- **Exercise description**:
Each record must be repeated exactly as it stands.
══════════════════════════════
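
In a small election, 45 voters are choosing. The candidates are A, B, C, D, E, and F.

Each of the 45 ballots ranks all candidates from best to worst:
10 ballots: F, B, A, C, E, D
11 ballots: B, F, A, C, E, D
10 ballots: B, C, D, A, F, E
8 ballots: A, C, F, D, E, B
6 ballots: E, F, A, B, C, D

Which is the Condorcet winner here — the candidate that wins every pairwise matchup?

F

F vs A: 27–18
F vs B: 24–21
F vs C: 27–18
F vs D: 35–10
F vs E: 39–6
F beats every other candidate.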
══════════════════════════════
- **Output for this exercise**:
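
In a small election, 45 voters are choosing. The candidates are A, B, C, D, E, and F.

Each of the 45 ballots ranks all candidates from best to worst:
10 ballots: F, B, A, C, E, D
11 ballots: B, F, A, C, E, D
10 ballots: B, C, D, A, F, E
8 ballots: A, C, F, D, E, B
6 ballots: E, F, A, B, C, D

Which is the Condorcet winner here — the candidate that wins every pairwise matchup?

F

F vs A: 27–18
F vs B: 24–21
F vs C: 27–18
F vs D: 35–10
F vs E: 39–6
F beats every other candidate.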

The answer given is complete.